▶ [WORK ITEM] Leave every entry as it is and write the data out in full.

▶ [LISTED RECORDS]

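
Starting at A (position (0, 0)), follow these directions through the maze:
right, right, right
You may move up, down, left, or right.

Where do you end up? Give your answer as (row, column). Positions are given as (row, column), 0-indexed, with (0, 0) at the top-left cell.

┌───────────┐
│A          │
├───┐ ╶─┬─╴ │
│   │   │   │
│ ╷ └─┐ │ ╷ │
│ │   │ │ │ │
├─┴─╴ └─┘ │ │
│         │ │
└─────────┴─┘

Following directions step by step:
Start: (0, 0)
  right: (0, 0) → (0, 1)
  right: (0, 1) → (0, 2)
  right: (0, 2) → (0, 3)
Final position: (0, 3)

Path taken:

┌───────────┐
│A → → B    │
├───┐ ╶─┬─╴ │
│   │   │   │
│ ╷ └─┐ │ ╷ │
│ │   │ │ │ │
├─┴─╴ └─┘ │ │
│         │ │
└─────────┴─┘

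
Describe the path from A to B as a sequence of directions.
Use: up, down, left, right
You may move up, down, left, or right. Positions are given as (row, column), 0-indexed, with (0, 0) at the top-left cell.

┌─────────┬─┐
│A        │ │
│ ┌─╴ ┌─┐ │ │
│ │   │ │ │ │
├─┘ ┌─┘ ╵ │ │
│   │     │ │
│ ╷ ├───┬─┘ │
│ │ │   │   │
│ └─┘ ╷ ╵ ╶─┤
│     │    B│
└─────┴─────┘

Finding the path and converting it to directions:
Path through cells: (0,0) → (0,1) → (0,2) → (1,2) → (1,1) → (2,1) → (2,0) → (3,0) → (4,0) → (4,1) → (4,2) → (3,2) → (3,3) → (4,3) → (4,4) → (4,5)
Directions: right, right, down, left, down, left, down, down, right, right, up, right, down, right, right

Solution:

┌─────────┬─┐
│A → ↓    │ │
│ ┌─╴ ┌─┐ │ │
│ │↓ ↲│ │ │ │
├─┘ ┌─┘ ╵ │ │
│↓ ↲│     │ │
│ ╷ ├───┬─┘ │
│↓│ │↱ ↓│   │
│ └─┘ ╷ ╵ ╶─┤
│↳ → ↑│↳ → B│
└─────┴─────┘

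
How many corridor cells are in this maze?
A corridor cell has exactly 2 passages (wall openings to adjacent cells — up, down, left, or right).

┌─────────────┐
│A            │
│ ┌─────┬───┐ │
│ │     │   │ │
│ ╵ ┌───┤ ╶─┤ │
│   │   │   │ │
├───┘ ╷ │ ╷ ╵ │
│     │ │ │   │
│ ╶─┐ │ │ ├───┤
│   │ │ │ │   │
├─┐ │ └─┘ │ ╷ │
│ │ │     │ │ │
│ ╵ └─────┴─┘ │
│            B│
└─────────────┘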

▶ [PROBLEM SOLUTION]
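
Starting at A (position (0, 0)), follow these directions through the maze:
right, right, right
You may move up, down, left, or right.

Where do you end up? Give your answer as (row, column). Positions are given as (row, column), 0-indexed, with (0, 0) at the top-left cell.

┌───────────┐
│A          │
├───┐ ╶─┬─╴ │
│   │   │   │
│ ╷ └─┐ │ ╷ │
│ │   │ │ │ │
├─┴─╴ └─┘ │ │
│         │ │
└─────────┴─┘

Following directions step by step:
Start: (0, 0)
  right: (0, 0) → (0, 1)
  right: (0, 1) → (0, 2)
  right: (0, 2) → (0, 3)
Final position: (0, 3)

Path taken:

┌───────────┐
│A → → B    │
├───┐ ╶─┬─╴ │
│   │   │   │
│ ╷ └─┐ │ ╷ │
│ │   │ │ │ │
├─┴─╴ └─┘ │ │
│         │ │
└─────────┴─┘

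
Describe the path from A to B as a sequence of directions.
Use: up, down, left, right
You may move up, down, left, or right. Positions are given as (row, column), 0-indexed, with (0, 0) at the top-left cell.

┌─────────┬─┐
│A        │ │
│ ┌─╴ ┌─┐ │ │
│ │   │ │ │ │
├─┘ ┌─┘ ╵ │ │
│   │     │ │
│ ╷ ├───┬─┘ │
│ │ │   │   │
│ └─┘ ╷ ╵ ╶─┤
│     │    B│
└─────┴─────┘

Finding the path and converting it to directions:
Path through cells: (0,0) → (0,1) → (0,2) → (1,2) → (1,1) → (2,1) → (2,0) → (3,0) → (4,0) → (4,1) → (4,2) → (3,2) → (3,3) → (4,3) → (4,4) → (4,5)
Directions: right, right, down, left, down, left, down, down, right, right, up, right, down, right, right

Solution:

┌─────────┬─┐
│A → ↓    │ │
│ ┌─╴ ┌─┐ │ │
│ │↓ ↲│ │ │ │
├─┘ ┌─┘ ╵ │ │
│↓ ↲│     │ │
│ ╷ ├───┬─┘ │
│↓│ │↱ ↓│   │
│ └─┘ ╷ ╵ ╶─┤
│↳ → ↑│↳ → B│
└─────┴─────┘

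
How many corridor cells are in this maze?
A corridor cell has exactly 2 passages (wall openings to adjacent cells — up, down, left, or right).

┌─────────────┐
│A            │
│ ┌─────┬───┐ │
│ │     │   │ │
│ ╵ ┌───┤ ╶─┤ │
│   │   │   │ │
├───┘ ╷ │ ╷ ╵ │
│     │ │ │   │
│ ╶─┐ │ │ ├───┤
│   │ │ │ │   │
├─┐ │ └─┘ │ ╷ │
│ │ │     │ │ │
│ ╵ └─────┴─┘ │
│            B│
└─────────────┘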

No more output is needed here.